= ASSIGNMENT =
Output exactly, with nothing added, the entries from the first line through the line with "1. Rank by current".

RECORD EXTRACTS section start

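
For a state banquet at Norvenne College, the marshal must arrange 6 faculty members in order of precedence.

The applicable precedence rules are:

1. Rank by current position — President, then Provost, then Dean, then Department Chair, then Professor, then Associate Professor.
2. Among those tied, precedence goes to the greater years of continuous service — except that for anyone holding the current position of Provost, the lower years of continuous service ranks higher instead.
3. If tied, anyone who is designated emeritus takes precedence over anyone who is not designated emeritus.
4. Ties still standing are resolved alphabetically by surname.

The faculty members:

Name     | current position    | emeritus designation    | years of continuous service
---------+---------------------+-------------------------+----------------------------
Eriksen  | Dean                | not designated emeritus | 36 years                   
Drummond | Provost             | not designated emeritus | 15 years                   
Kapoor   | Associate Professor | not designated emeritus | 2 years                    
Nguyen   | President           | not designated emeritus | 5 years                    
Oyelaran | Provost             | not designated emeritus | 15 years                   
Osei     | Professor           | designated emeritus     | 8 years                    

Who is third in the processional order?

Oyelaran

By current position: Nguyen (President); then Drummond and Oyelaran (Provost); then Eriksen (Dean); then Osei (Professor); then Kapoor (Associate Professor).
Drummond and Oyelaran both have years of continuous service 15 years, so the next rule applies.
Drummond and Oyelaran are each not designated emeritus, so the next rule applies.
Among Drummond and Oyelaran, alphabetically by surname: Drummond before Oyelaran.
Order: Nguyen, Drummond, Oyelaran, Eriksen, Osei, Kapoor.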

RECORD EXTRACTS section end

= SOLUTION TO THE EXERCISE =
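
For a state banquet at Norvenne College, the marshal must arrange 6 faculty members in order of precedence.

The applicable precedence rules are:

1. Rank by current position — President, then Provost, then Dean, then Department Chair, then Professor, then Associate Professor.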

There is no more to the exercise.